YOUR GOAL: Output every line from the beginning of the records through the line that contains "T = 2.4545 years.", exactly as it appears.

(DATA FOR ANALYSIS)

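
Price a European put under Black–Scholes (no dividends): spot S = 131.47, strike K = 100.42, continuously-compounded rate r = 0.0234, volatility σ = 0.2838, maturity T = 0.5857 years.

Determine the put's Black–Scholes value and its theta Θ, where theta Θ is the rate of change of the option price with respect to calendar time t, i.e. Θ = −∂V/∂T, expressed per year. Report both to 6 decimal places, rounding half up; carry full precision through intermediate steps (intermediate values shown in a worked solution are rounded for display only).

price = 1.115404
Θ = -3.319071

σ√T = 0.2838·√0.5857 = 0.217195
d₁ = (ln(S/K) + (r+σ²/2)T) / (σ√T) = (ln(131.47/100.42) + (0.0234+0.2838²/2)·0.5857) / 0.217195 = (0.269417 + 0.037292) / 0.217195 = 1.412138
d₂ = d₁ − σ√T = 1.412138 − 0.217195 = 1.194943
e^{−rT} = e^{−0.0234·0.5857} = 0.986388
N(−d₁) = 0.078955,  N(−d₂) = 0.116055
Put price V = K·e^{−rT}·N(−d₂) − S·N(−d₁) = 11.495566 − 10.380162 = 1.115404
φ(d₁) = (1/√(2π))·e^{−d₁²/2} = 0.147194
Θ = −S·φ(d₁)·σ/(2√T) + r·K·e^{−rT}·N(−d₂) = −3.588068 + 0.268996 = -3.319071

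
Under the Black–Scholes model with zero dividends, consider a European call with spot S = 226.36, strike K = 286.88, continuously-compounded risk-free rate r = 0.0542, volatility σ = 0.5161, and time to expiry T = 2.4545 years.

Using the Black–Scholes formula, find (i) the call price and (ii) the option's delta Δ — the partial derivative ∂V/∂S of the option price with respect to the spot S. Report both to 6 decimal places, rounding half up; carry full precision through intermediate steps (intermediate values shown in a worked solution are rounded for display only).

price = 63.159210
Δ = 0.608641

σ√T = 0.5161·√2.4545 = 0.808566
d₁ = (ln(S/K) + (r+σ²/2)T) / (σ√T) = (ln(226.36/286.88) + (0.0542+0.5161²/2)·2.4545) / 0.808566 = (-0.236937 + 0.459923) / 0.808566 = 0.275780
d₂ = d₁ − σ√T = 0.275780 − 0.808566 = -0.532786
e^{−rT} = e^{−0.0542·2.4545} = 0.875435
N(d₁) = 0.608641,  N(d₂) = 0.297091
Call price V = S·N(d₁) − K·e^{−rT}·N(d₂) = 137.772042 − 74.612832 = 63.159210
Δ = N(d₁) = 0.608641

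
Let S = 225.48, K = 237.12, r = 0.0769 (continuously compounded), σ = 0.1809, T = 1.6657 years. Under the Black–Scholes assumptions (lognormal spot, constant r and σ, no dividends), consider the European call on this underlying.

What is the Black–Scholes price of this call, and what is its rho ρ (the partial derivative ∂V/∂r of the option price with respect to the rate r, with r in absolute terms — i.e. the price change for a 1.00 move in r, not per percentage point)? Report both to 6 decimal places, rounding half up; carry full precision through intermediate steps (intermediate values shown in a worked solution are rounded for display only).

σ√T = 0.1809·√1.6657 = 0.233473
d₁ = (ln(S/K) + (r+σ²/2)T) / (σ√T) = (ln(225.48/237.12) + (0.0769+0.1809²/2)·1.6657) / 0.233473 = (-0.050335 + 0.155347) / 0.233473 = 0.449783
d₂ = d₁ − σ√T = 0.449783 − 0.233473 = 0.216310
e^{−rT} = e^{−0.0769·1.6657} = 0.879772
N(d₁) = 0.673567,  N(d₂) = 0.585627
Call price V = S·N(d₁) − K·e^{−rT}·N(d₂) = 151.875802 − 122.168562 = 29.707240
ρ = K·T·e^{−rT}·N(d₂) = 203.496173

price = 29.707240
ρ = 203.496173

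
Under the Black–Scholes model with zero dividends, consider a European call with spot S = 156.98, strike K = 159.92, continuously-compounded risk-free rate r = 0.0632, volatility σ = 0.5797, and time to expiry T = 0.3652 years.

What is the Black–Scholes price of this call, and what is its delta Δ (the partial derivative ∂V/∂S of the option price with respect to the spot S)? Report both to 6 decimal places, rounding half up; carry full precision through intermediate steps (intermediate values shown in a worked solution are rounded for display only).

price = 22.134555
Δ = 0.574593

σ√T = 0.5797·√0.3652 = 0.350323
d₁ = (ln(S/K) + (r+σ²/2)T) / (σ√T) = (ln(156.98/159.92) + (0.0632+0.5797²/2)·0.3652) / 0.350323 = (-0.018555 + 0.084444) / 0.350323 = 0.188079
d₂ = d₁ − σ√T = 0.188079 − 0.350323 = -0.162244
e^{−rT} = e^{−0.0632·0.3652} = 0.977184
N(d₁) = 0.574593,  N(d₂) = 0.435557
Call price V = S·N(d₁) − K·e^{−rT}·N(d₂) = 90.199564 − 68.065009 = 22.134555
Δ = N(d₁) = 0.574593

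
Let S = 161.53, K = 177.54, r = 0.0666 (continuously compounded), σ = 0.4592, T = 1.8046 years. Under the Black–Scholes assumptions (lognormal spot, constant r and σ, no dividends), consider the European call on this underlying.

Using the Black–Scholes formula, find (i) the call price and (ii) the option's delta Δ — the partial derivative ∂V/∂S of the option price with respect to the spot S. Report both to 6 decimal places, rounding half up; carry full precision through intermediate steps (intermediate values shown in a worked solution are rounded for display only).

σ√T = 0.4592·√1.8046 = 0.616868
d₁ = (ln(S/K) + (r+σ²/2)T) / (σ√T) = (ln(161.53/177.54) + (0.0666+0.4592²/2)·1.8046) / 0.616868 = (-0.094505 + 0.310450) / 0.616868 = 0.350066
d₂ = d₁ − σ√T = 0.350066 − 0.616868 = -0.266802
e^{−rT} = e^{−0.0666·1.8046} = 0.886755
N(d₁) = 0.636855,  N(d₂) = 0.394811
Call price V = S·N(d₁) − K·e^{−rT}·N(d₂) = 102.871246 − 62.156827 = 40.714418
Δ = N(d₁) = 0.636855

price = 40.714418
Δ = 0.636855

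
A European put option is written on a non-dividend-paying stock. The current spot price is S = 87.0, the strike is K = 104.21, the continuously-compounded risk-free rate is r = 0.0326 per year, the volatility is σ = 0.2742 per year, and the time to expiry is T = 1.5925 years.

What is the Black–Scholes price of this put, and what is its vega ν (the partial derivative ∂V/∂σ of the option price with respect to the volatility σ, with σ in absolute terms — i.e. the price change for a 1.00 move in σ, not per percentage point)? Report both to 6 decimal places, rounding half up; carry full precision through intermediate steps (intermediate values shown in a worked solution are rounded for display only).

σ√T = 0.2742·√1.5925 = 0.346025
d₁ = (ln(S/K) + (r+σ²/2)T) / (σ√T) = (ln(87.0/104.21) + (0.0326+0.2742²/2)·1.5925) / 0.346025 = (-0.180500 + 0.111782) / 0.346025 = -0.198592
d₂ = d₁ − σ√T = -0.198592 − 0.346025 = -0.544617
e^{−rT} = e^{−0.0326·1.5925} = 0.949409
N(−d₁) = 0.578709,  N(−d₂) = 0.706992
Put price V = K·e^{−rT}·N(−d₂) − S·N(−d₁) = 69.948279 − 50.347703 = 19.600576
φ(d₁) = (1/√(2π))·e^{−d₁²/2} = 0.391152
ν = S·φ(d₁)·√T = 42.944245

price = 19.600576
ν = 42.944245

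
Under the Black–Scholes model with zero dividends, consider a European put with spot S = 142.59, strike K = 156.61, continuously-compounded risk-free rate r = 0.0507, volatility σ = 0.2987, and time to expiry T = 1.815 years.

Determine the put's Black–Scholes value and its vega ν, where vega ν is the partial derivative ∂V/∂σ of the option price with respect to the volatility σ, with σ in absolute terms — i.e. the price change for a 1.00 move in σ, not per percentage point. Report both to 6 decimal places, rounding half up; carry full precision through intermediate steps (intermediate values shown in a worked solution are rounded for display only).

price = 22.884120
ν = 75.166689

σ√T = 0.2987·√1.815 = 0.402414
d₁ = (ln(S/K) + (r+σ²/2)T) / (σ√T) = (ln(142.59/156.61) + (0.0507+0.2987²/2)·1.815) / 0.402414 = (-0.093785 + 0.172989) / 0.402414 = 0.196822
d₂ = d₁ − σ√T = 0.196822 − 0.402414 = -0.205593
e^{−rT} = e^{−0.0507·1.815} = 0.912086
N(−d₁) = 0.421984,  N(−d₂) = 0.581445
Put price V = K·e^{−rT}·N(−d₂) − S·N(−d₁) = 83.054747 − 60.170628 = 22.884120
φ(d₁) = (1/√(2π))·e^{−d₁²/2} = 0.391289
ν = S·φ(d₁)·√T = 75.166689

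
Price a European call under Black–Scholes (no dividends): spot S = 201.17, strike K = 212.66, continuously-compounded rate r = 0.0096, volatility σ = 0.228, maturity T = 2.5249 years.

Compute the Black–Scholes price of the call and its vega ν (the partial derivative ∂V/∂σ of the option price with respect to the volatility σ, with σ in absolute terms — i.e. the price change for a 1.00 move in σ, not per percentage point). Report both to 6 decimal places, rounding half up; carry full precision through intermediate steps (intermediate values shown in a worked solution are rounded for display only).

price = 26.287016
ν = 126.954032

σ√T = 0.228·√2.5249 = 0.362290
d₁ = (ln(S/K) + (r+σ²/2)T) / (σ√T) = (ln(201.17/212.66) + (0.0096+0.228²/2)·2.5249) / 0.362290 = (-0.055544 + 0.089866) / 0.362290 = 0.094736
d₂ = d₁ − σ√T = 0.094736 − 0.362290 = -0.267555
e^{−rT} = e^{−0.0096·2.5249} = 0.976052
N(d₁) = 0.537738,  N(d₂) = 0.394521
Call price V = S·N(d₁) − K·e^{−rT}·N(d₂) = 108.176693 − 81.889677 = 26.287016
φ(d₁) = (1/√(2π))·e^{−d₁²/2} = 0.397156
ν = S·φ(d₁)·√T = 126.954032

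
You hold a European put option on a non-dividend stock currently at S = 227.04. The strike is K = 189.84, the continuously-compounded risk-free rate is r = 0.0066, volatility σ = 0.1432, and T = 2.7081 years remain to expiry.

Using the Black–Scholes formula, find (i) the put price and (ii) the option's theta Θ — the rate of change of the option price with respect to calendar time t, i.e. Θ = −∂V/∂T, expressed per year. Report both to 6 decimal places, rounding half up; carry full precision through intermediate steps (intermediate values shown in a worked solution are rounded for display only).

price = 5.453031
Θ = -2.211301

σ√T = 0.1432·√2.7081 = 0.235654
d₁ = (ln(S/K) + (r+σ²/2)T) / (σ√T) = (ln(227.04/189.84) + (0.0066+0.1432²/2)·2.7081) / 0.235654 = (0.178945 + 0.045640) / 0.235654 = 0.953025
d₂ = d₁ − σ√T = 0.953025 − 0.235654 = 0.717371
e^{−rT} = e^{−0.0066·2.7081} = 0.982285
N(−d₁) = 0.170289,  N(−d₂) = 0.236573
Put price V = K·e^{−rT}·N(−d₂) − S·N(−d₁) = 44.115354 − 38.662323 = 5.453031
φ(d₁) = (1/√(2π))·e^{−d₁²/2} = 0.253329
Θ = −S·φ(d₁)·σ/(2√T) + r·K·e^{−rT}·N(−d₂) = −2.502462 + 0.291161 = -2.211301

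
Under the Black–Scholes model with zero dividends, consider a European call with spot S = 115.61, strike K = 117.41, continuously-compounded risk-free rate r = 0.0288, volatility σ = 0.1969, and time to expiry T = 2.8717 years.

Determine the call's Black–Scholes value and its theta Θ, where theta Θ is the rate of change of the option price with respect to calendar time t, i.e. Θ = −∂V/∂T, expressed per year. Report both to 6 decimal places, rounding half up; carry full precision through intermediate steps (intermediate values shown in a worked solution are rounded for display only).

σ√T = 0.1969·√2.8717 = 0.333669
d₁ = (ln(S/K) + (r+σ²/2)T) / (σ√T) = (ln(115.61/117.41) + (0.0288+0.1969²/2)·2.8717) / 0.333669 = (-0.015450 + 0.138372) / 0.333669 = 0.368398
d₂ = d₁ − σ√T = 0.368398 − 0.333669 = 0.034729
e^{−rT} = e^{−0.0288·2.8717} = 0.920623
N(d₁) = 0.643712,  N(d₂) = 0.513852
Call price V = S·N(d₁) − K·e^{−rT}·N(d₂) = 74.419498 − 55.542435 = 18.877063
φ(d₁) = (1/√(2π))·e^{−d₁²/2} = 0.372769
Θ = −S·φ(d₁)·σ/(2√T) − r·K·e^{−rT}·N(d₂) = −2.503693 − 1.599622 = -4.103315

price = 18.877063
Θ = -4.103315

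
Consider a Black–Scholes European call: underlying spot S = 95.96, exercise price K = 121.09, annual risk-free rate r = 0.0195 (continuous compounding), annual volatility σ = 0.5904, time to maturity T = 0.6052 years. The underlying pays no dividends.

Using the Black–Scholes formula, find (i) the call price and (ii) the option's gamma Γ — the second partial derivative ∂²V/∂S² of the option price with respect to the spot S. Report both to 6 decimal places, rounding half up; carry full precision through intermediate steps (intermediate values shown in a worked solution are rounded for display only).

price = 9.898870
Γ = 0.008771

σ√T = 0.5904·√0.6052 = 0.459299
d₁ = (ln(S/K) + (r+σ²/2)T) / (σ√T) = (ln(95.96/121.09) + (0.0195+0.5904²/2)·0.6052) / 0.459299 = (-0.232603 + 0.117279) / 0.459299 = -0.251085
d₂ = d₁ − σ√T = -0.251085 − 0.459299 = -0.710385
e^{−rT} = e^{−0.0195·0.6052} = 0.988268
N(d₁) = 0.400874,  N(d₂) = 0.238733
Call price V = S·N(d₁) − K·e^{−rT}·N(d₂) = 38.467878 − 28.569007 = 9.898870
φ(d₁) = (1/√(2π))·e^{−d₁²/2} = 0.386563
Γ = φ(d₁) / (S·σ·√T) = 0.008771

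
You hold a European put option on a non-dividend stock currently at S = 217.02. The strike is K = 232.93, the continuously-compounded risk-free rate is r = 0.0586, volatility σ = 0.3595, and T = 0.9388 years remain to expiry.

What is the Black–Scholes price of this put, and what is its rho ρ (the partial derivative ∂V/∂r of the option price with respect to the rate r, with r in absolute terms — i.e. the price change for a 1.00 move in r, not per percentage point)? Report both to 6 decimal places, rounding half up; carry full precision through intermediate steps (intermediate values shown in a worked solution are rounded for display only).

price = 31.995085
ρ = -121.450872

σ√T = 0.3595·√0.9388 = 0.348326
d₁ = (ln(S/K) + (r+σ²/2)T) / (σ√T) = (ln(217.02/232.93) + (0.0586+0.3595²/2)·0.9388) / 0.348326 = (-0.070748 + 0.115679) / 0.348326 = 0.128990
d₂ = d₁ − σ√T = 0.128990 − 0.348326 = -0.219335
e^{−rT} = e^{−0.0586·0.9388} = 0.946472
N(−d₁) = 0.448683,  N(−d₂) = 0.586806
Put price V = K·e^{−rT}·N(−d₂) − S·N(−d₁) = 129.368206 − 97.373121 = 31.995085
ρ = −K·T·e^{−rT}·N(−d₂) = -121.450872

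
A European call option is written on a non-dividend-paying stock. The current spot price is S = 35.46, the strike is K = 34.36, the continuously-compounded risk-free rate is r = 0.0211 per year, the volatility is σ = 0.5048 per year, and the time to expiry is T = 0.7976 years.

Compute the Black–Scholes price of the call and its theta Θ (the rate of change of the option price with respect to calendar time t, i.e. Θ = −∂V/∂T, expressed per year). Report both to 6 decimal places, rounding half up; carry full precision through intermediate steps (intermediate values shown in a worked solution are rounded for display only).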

(End DATA FOR ANALYSIS)

SOLVED PROBLEM:
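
Price a European put under Black–Scholes (no dividends): spot S = 131.47, strike K = 100.42, continuously-compounded rate r = 0.0234, volatility σ = 0.2838, maturity T = 0.5857 years.

Determine the put's Black–Scholes value and its theta Θ, where theta Θ is the rate of change of the option price with respect to calendar time t, i.e. Θ = −∂V/∂T, expressed per year. Report both to 6 decimal places, rounding half up; carry full precision through intermediate steps (intermediate values shown in a worked solution are rounded for display only).

price = 1.115404
Θ = -3.319071

σ√T = 0.2838·√0.5857 = 0.217195
d₁ = (ln(S/K) + (r+σ²/2)T) / (σ√T) = (ln(131.47/100.42) + (0.0234+0.2838²/2)·0.5857) / 0.217195 = (0.269417 + 0.037292) / 0.217195 = 1.412138
d₂ = d₁ − σ√T = 1.412138 − 0.217195 = 1.194943
e^{−rT} = e^{−0.0234·0.5857} = 0.986388
N(−d₁) = 0.078955,  N(−d₂) = 0.116055
Put price V = K·e^{−rT}·N(−d₂) − S·N(−d₁) = 11.495566 − 10.380162 = 1.115404
φ(d₁) = (1/√(2π))·e^{−d₁²/2} = 0.147194
Θ = −S·φ(d₁)·σ/(2√T) + r·K·e^{−rT}·N(−d₂) = −3.588068 + 0.268996 = -3.319071

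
Under the Black–Scholes model with zero dividends, consider a European call with spot S = 226.36, strike K = 286.88, continuously-compounded risk-free rate r = 0.0542, volatility σ = 0.5161, and time to expiry T = 2.4545 years.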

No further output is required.